■ Task goal: What's needed is a full, exact retyping of the records.

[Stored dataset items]
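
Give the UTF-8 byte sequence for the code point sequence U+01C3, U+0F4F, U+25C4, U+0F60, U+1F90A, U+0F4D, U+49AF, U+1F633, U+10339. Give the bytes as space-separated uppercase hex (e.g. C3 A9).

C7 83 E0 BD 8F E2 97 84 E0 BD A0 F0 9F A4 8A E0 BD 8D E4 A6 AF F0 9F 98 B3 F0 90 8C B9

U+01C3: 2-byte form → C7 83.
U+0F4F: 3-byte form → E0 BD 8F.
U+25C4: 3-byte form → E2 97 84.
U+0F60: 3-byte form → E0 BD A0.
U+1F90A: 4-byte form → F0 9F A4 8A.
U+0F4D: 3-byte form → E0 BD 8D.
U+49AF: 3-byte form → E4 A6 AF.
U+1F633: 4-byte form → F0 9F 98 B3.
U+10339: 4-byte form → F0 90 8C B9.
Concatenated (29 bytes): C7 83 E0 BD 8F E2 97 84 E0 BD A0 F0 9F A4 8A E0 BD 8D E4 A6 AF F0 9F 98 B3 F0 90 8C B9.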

■ Result for this exercise:
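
Give the UTF-8 byte sequence for the code point sequence U+01C3, U+0F4F, U+25C4, U+0F60, U+1F90A, U+0F4D, U+49AF, U+1F633, U+10339. Give the bytes as space-separated uppercase hex (e.g. C3 A9).

C7 83 E0 BD 8F E2 97 84 E0 BD A0 F0 9F A4 8A E0 BD 8D E4 A6 AF F0 9F 98 B3 F0 90 8C B9

U+01C3: 2-byte form → C7 83.
U+0F4F: 3-byte form → E0 BD 8F.
U+25C4: 3-byte form → E2 97 84.
U+0F60: 3-byte form → E0 BD A0.
U+1F90A: 4-byte form → F0 9F A4 8A.
U+0F4D: 3-byte form → E0 BD 8D.
U+49AF: 3-byte form → E4 A6 AF.
U+1F633: 4-byte form → F0 9F 98 B3.
U+10339: 4-byte form → F0 90 8C B9.
Concatenated (29 bytes): C7 83 E0 BD 8F E2 97 84 E0 BD A0 F0 9F A4 8A E0 BD 8D E4 A6 AF F0 9F 98 B3 F0 90 8C B9.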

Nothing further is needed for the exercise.